**Your instructions**
Reproduce exactly, from the data that follows, the line with "glass | £3.34/m² |", the line with "containers | 19% |", and every line that lies between them.
===
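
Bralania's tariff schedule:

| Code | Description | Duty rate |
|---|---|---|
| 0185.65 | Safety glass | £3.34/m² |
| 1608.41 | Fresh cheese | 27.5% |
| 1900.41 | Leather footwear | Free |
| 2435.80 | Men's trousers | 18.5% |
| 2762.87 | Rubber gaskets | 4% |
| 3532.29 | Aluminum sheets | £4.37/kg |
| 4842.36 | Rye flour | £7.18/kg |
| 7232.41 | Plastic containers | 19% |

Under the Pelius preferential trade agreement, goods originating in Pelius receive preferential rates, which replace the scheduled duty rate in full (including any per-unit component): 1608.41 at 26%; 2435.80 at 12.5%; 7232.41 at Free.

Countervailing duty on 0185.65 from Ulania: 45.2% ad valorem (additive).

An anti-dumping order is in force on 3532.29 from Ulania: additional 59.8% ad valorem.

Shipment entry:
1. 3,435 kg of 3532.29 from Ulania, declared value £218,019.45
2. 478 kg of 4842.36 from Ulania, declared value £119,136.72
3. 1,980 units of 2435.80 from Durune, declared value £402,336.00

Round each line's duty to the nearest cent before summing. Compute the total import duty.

Line 1 (3532.29, Ulania, 3,435 kg, £218,019.45):
Base rate for 3532.29 is £4.37/kg.
Additional duty on 3532.29 from Ulania: +59.8% ad valorem. Applied ad valorem rate = 59.8%.
Duty = £218,019.45 × 59.8% + 3,435 × £4.37 = £145,386.58.
Line 2 (4842.36, Ulania, 478 kg, £119,136.72):
Base rate for 4842.36 is £7.18/kg.
Duty = 478 × £7.18 = £3,432.04.
Line 3 (2435.80, Durune, 1,980 units, £402,336.00):
Base rate for 2435.80 is 18.5%.
2435.80 has an FTA preferential rate, but origin Durune is not Pelius; base rate stands.
Duty = £402,336.00 × 18.5% = £74,432.16.
Total = £145,386.58 + £3,432.04 + £74,432.16 = £223,250.78.

£223,250.78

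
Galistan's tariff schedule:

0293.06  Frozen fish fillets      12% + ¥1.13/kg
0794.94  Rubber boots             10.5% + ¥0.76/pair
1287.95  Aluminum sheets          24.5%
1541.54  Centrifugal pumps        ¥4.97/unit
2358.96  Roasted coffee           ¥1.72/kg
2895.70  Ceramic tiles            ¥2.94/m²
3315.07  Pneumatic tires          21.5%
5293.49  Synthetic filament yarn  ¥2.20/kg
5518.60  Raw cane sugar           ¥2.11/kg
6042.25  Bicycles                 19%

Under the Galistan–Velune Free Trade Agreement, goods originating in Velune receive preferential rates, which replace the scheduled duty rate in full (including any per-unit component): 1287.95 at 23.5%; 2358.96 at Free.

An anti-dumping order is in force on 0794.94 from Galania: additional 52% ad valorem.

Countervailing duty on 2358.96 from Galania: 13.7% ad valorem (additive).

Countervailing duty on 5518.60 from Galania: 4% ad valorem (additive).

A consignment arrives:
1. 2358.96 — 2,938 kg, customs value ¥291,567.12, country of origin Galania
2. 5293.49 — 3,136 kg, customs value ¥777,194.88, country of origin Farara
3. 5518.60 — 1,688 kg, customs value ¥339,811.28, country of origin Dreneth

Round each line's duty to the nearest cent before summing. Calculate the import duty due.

Line 1 (2358.96, Galania, 2,938 kg, ¥291,567.12):
Base rate for 2358.96 is ¥1.72/kg.
2358.96 has an FTA preferential rate, but origin Galania is not Velune; base rate stands.
Additional duty on 2358.96 from Galania: +13.7% ad valorem. Applied ad valorem rate = 13.7%.
Duty = ¥291,567.12 × 13.7% + 2,938 × ¥1.72 = ¥44,998.06.
Line 2 (5293.49, Farara, 3,136 kg, ¥777,194.88):
Base rate for 5293.49 is ¥2.20/kg.
Duty = 3,136 × ¥2.20 = ¥6,899.20.
Line 3 (5518.60, Dreneth, 1,688 kg, ¥339,811.28):
Base rate for 5518.60 is ¥2.11/kg.
The additional-duty order on 5518.60 targets Galania, not Dreneth; it does not apply.
Duty = 1,688 × ¥2.11 = ¥3,561.68.
Total = ¥44,998.06 + ¥6,899.20 + ¥3,561.68 = ¥55,458.94.

¥55,458.94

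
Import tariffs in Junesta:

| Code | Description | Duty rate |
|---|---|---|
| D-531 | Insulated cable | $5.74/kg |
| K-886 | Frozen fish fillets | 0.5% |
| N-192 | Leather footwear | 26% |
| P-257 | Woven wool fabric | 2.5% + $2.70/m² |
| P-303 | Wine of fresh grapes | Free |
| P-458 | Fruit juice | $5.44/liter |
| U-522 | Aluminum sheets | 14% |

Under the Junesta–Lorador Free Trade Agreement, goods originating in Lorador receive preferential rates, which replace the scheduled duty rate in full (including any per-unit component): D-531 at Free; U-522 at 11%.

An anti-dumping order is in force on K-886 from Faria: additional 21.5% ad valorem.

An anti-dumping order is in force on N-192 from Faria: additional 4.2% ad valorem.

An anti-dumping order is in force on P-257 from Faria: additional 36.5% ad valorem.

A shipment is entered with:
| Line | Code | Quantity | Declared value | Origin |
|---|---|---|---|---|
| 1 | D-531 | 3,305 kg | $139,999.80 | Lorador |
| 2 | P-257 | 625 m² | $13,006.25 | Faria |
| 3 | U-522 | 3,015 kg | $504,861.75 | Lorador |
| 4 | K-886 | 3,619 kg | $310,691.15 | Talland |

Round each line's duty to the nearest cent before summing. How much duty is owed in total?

Line 1 (D-531, Lorador, 3,305 kg, $139,999.80):
Base rate for D-531 is $5.74/kg.
Origin Lorador qualifies under the Junesta–Lorador agreement and D-531 is covered: preferential rate Free applies instead.
Duty = $139,999.80 × 0% = $0.00.
Line 2 (P-257, Faria, 625 m², $13,006.25):
Base rate for P-257 is 2.5% + $2.70/m².
Additional duty on P-257 from Faria: +36.5%. Applied ad valorem rate: 2.5% + 36.5% = 39%.
Duty = $13,006.25 × 39% + 625 × $2.70 = $6,759.94.
Line 3 (U-522, Lorador, 3,015 kg, $504,861.75):
Base rate for U-522 is 14%.
Origin Lorador qualifies under the Junesta–Lorador agreement and U-522 is covered: preferential rate 11% applies instead.
Duty = $504,861.75 × 11% = $55,534.79.
Line 4 (K-886, Talland, 3,619 kg, $310,691.15):
Base rate for K-886 is 0.5%.
The additional-duty order on K-886 targets Faria, not Talland; it does not apply.
Duty = $310,691.15 × 0.5% = $1,553.46.
Total = $0.00 + $6,759.94 + $55,534.79 + $1,553.46 = $63,848.19.

$63,848.19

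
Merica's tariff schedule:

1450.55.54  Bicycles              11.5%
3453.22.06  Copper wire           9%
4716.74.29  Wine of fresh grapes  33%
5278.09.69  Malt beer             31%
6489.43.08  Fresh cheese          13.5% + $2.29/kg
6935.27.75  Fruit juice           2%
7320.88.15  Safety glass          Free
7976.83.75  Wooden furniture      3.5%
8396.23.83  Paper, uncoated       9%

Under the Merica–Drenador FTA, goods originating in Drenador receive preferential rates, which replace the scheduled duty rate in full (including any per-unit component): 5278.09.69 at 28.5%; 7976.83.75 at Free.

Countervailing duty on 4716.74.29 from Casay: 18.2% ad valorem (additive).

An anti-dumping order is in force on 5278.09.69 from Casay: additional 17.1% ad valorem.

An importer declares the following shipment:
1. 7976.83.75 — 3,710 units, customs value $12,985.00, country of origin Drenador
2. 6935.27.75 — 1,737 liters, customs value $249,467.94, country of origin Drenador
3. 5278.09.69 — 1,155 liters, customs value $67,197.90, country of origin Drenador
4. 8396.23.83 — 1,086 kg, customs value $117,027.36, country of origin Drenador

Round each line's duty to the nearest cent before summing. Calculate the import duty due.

Line 1 (7976.83.75, Drenador, 3,710 units, $12,985.00):
Base rate for 7976.83.75 is 3.5%.
Origin Drenador qualifies under the Merica–Drenador agreement and 7976.83.75 is covered: preferential rate Free applies instead.
Duty = $12,985.00 × 0% = $0.00.
Line 2 (6935.27.75, Drenador, 1,737 liters, $249,467.94):
Base rate for 6935.27.75 is 2%.
Origin Drenador is the FTA partner but 6935.27.75 is not on the preference list; base rate stands.
Duty = $249,467.94 × 2% = $4,989.36.
Line 3 (5278.09.69, Drenador, 1,155 liters, $67,197.90):
Base rate for 5278.09.69 is 31%.
Origin Drenador qualifies under the Merica–Drenador agreement and 5278.09.69 is covered: preferential rate 28.5% applies instead.
The additional-duty order on 5278.09.69 targets Casay, not Drenador; it does not apply.
Duty = $67,197.90 × 28.5% = $19,151.40.
Line 4 (8396.23.83, Drenador, 1,086 kg, $117,027.36):
Base rate for 8396.23.83 is 9%.
Origin Drenador is the FTA partner but 8396.23.83 is not on the preference list; base rate stands.
Duty = $117,027.36 × 9% = $10,532.46.
Total = $0.00 + $4,989.36 + $19,151.40 + $10,532.46 = $34,673.22.

$34,673.22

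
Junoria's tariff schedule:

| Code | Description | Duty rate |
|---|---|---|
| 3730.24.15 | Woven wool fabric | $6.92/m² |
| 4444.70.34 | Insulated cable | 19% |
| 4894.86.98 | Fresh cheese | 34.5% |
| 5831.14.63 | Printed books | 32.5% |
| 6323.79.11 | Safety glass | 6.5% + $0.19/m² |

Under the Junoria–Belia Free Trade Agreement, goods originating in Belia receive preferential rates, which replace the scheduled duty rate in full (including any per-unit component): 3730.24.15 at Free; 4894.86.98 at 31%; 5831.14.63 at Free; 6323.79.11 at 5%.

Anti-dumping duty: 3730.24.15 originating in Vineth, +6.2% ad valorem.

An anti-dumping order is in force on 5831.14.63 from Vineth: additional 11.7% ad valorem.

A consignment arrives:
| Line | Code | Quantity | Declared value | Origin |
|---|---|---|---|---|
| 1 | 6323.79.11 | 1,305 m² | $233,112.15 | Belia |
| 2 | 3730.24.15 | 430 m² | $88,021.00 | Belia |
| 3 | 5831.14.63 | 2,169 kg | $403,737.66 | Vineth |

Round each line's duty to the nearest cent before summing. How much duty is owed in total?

Line 1 (6323.79.11, Belia, 1,305 m², $233,112.15):
Base rate for 6323.79.11 is 6.5% + $0.19/m².
Origin Belia qualifies under the Junoria–Belia agreement and 6323.79.11 is covered: preferential rate 5% applies instead.
Duty = $233,112.15 × 5% = $11,655.61.
Line 2 (3730.24.15, Belia, 430 m², $88,021.00):
Base rate for 3730.24.15 is $6.92/m².
Origin Belia qualifies under the Junoria–Belia agreement and 3730.24.15 is covered: preferential rate Free applies instead.
The additional-duty order on 3730.24.15 targets Vineth, not Belia; it does not apply.
Duty = $88,021.00 × 0% = $0.00.
Line 3 (5831.14.63, Vineth, 2,169 kg, $403,737.66):
Base rate for 5831.14.63 is 32.5%.
5831.14.63 has an FTA preferential rate, but origin Vineth is not Belia; base rate stands.
Additional duty on 5831.14.63 from Vineth: +11.7%. Applied ad valorem rate: 32.5% + 11.7% = 44.2%.
Duty = $403,737.66 × 44.2% = $178,452.05.
Total = $11,655.61 + $0.00 + $178,452.05 = $190,107.66.

$190,107.66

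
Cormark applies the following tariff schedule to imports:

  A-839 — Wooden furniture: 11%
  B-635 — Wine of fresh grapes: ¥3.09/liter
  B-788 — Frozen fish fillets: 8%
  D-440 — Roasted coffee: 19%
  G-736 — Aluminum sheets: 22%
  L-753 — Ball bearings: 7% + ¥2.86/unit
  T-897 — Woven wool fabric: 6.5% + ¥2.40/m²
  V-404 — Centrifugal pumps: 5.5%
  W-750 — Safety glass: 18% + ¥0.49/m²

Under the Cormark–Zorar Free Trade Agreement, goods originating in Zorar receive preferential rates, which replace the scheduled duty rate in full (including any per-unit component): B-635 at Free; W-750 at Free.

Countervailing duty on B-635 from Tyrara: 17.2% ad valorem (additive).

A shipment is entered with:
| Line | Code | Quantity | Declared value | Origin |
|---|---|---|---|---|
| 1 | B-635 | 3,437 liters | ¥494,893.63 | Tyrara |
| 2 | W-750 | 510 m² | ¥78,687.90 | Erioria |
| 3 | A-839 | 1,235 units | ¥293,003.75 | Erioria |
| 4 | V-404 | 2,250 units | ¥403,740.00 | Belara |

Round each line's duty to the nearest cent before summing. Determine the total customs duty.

¥164,591.86

Line 1 (B-635, Tyrara, 3,437 liters, ¥494,893.63):
Base rate for B-635 is ¥3.09/liter.
B-635 has an FTA preferential rate, but origin Tyrara is not Zorar; base rate stands.
Additional duty on B-635 from Tyrara: +17.2% ad valorem. Applied ad valorem rate = 17.2%.
Duty = ¥494,893.63 × 17.2% + 3,437 × ¥3.09 = ¥95,742.03.
Line 2 (W-750, Erioria, 510 m², ¥78,687.90):
Base rate for W-750 is 18% + ¥0.49/m².
W-750 has an FTA preferential rate, but origin Erioria is not Zorar; base rate stands.
Duty = ¥78,687.90 × 18% + 510 × ¥0.49 = ¥14,413.72.
Line 3 (A-839, Erioria, 1,235 units, ¥293,003.75):
Base rate for A-839 is 11%.
Duty = ¥293,003.75 × 11% = ¥32,230.41.
Line 4 (V-404, Belara, 2,250 units, ¥403,740.00):
Base rate for V-404 is 5.5%.
Duty = ¥403,740.00 × 5.5% = ¥22,205.70.
Total = ¥95,742.03 + ¥14,413.72 + ¥32,230.41 + ¥22,205.70 = ¥164,591.86.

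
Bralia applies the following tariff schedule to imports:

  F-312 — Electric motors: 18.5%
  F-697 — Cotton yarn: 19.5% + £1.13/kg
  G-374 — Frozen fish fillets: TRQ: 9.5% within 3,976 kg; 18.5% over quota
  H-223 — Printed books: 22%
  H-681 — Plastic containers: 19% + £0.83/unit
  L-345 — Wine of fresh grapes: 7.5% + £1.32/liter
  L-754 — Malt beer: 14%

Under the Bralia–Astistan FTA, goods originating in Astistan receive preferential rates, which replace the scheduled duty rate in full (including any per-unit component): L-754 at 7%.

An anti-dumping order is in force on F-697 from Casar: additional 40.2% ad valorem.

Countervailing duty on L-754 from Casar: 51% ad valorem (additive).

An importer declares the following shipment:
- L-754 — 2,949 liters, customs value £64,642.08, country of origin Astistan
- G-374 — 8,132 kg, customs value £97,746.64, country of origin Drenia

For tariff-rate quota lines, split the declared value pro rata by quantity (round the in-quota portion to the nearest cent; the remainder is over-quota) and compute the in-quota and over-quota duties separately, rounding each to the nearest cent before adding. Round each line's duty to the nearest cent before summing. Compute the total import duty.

£18,306.84

Line 1 (L-754, Astistan, 2,949 liters, £64,642.08):
Base rate for L-754 is 14%.
Origin Astistan qualifies under the Bralia–Astistan agreement and L-754 is covered: preferential rate 7% applies instead.
The additional-duty order on L-754 targets Casar, not Astistan; it does not apply.
Duty = £64,642.08 × 7% = £4,524.95.
Line 2 (G-374, Drenia, 8,132 kg, £97,746.64):
Code G-374 is under a tariff-rate quota (threshold 3,976 kg). In-quota: 3,976 kg at 9.5%; over-quota: 4,156 kg at 18.5%.
Pro-rata value split: in-quota = £97,746.64 × 3,976/8,132 = £47,791.52; over-quota = £97,746.64 − £47,791.52 = £49,955.12.
In-quota duty = £47,791.52 × 9.5% = £4,540.19. Over-quota duty = £49,955.12 × 18.5% = £9,241.70.
Line duty = £4,540.19 + £9,241.70 = £13,781.89.
Total = £4,524.95 + £13,781.89 = £18,306.84.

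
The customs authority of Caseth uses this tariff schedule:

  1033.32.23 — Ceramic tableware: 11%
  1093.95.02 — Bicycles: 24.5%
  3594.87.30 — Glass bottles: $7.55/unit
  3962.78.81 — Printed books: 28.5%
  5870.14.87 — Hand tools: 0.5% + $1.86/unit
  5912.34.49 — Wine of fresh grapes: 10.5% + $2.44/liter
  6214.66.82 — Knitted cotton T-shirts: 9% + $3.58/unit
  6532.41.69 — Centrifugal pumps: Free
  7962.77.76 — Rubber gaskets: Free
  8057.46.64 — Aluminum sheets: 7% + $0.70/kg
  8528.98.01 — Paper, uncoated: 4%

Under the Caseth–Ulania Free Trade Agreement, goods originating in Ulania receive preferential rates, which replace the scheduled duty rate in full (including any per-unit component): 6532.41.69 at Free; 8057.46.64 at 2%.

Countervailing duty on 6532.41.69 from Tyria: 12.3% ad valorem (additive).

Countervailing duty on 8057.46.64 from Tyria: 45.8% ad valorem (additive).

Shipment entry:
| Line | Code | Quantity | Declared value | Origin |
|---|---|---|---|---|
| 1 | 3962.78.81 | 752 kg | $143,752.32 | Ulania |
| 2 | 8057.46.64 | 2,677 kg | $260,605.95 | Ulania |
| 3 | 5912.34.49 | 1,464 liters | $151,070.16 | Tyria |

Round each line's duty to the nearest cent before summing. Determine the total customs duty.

Line 1 (3962.78.81, Ulania, 752 kg, $143,752.32):
Base rate for 3962.78.81 is 28.5%.
Origin Ulania is the FTA partner but 3962.78.81 is not on the preference list; base rate stands.
Duty = $143,752.32 × 28.5% = $40,969.41.
Line 2 (8057.46.64, Ulania, 2,677 kg, $260,605.95):
Base rate for 8057.46.64 is 7% + $0.70/kg.
Origin Ulania qualifies under the Caseth–Ulania agreement and 8057.46.64 is covered: preferential rate 2% applies instead.
The additional-duty order on 8057.46.64 targets Tyria, not Ulania; it does not apply.
Duty = $260,605.95 × 2% = $5,212.12.
Line 3 (5912.34.49, Tyria, 1,464 liters, $151,070.16):
Base rate for 5912.34.49 is 10.5% + $2.44/liter.
Duty = $151,070.16 × 10.5% + 1,464 × $2.44 = $19,434.53.
Total = $40,969.41 + $5,212.12 + $19,434.53 = $65,616.06.

$65,616.06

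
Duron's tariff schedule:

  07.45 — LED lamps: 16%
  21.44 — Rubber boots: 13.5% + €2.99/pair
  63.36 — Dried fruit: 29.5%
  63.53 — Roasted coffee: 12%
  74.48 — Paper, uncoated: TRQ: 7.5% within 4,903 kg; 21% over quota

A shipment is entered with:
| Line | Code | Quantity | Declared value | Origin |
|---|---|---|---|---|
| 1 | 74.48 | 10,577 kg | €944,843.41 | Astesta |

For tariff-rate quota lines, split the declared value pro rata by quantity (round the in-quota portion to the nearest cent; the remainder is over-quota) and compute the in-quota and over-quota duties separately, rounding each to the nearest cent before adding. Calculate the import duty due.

Line 1 (74.48, Astesta, 10,577 kg, €944,843.41):
Code 74.48 is under a tariff-rate quota (threshold 4,903 kg). In-quota: 4,903 kg at 7.5%; over-quota: 5,674 kg at 21%.
Pro-rata value split: in-quota = €944,843.41 × 4,903/10,577 = €437,984.99; over-quota = €944,843.41 − €437,984.99 = €506,858.42.
In-quota duty = €437,984.99 × 7.5% = €32,848.87. Over-quota duty = €506,858.42 × 21% = €106,440.27.
Line duty = €32,848.87 + €106,440.27 = €139,289.14.

€139,289.14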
===
**Result for this task**
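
| 0185.65 | Safety glass | £3.34/m² |
| 1608.41 | Fresh cheese | 27.5% |
| 1900.41 | Leather footwear | Free |
| 2435.80 | Men's trousers | 18.5% |
| 2762.87 | Rubber gaskets | 4% |
| 3532.29 | Aluminum sheets | £4.37/kg |
| 4842.36 | Rye flour | £7.18/kg |
| 7232.41 | Plastic containers | 19% |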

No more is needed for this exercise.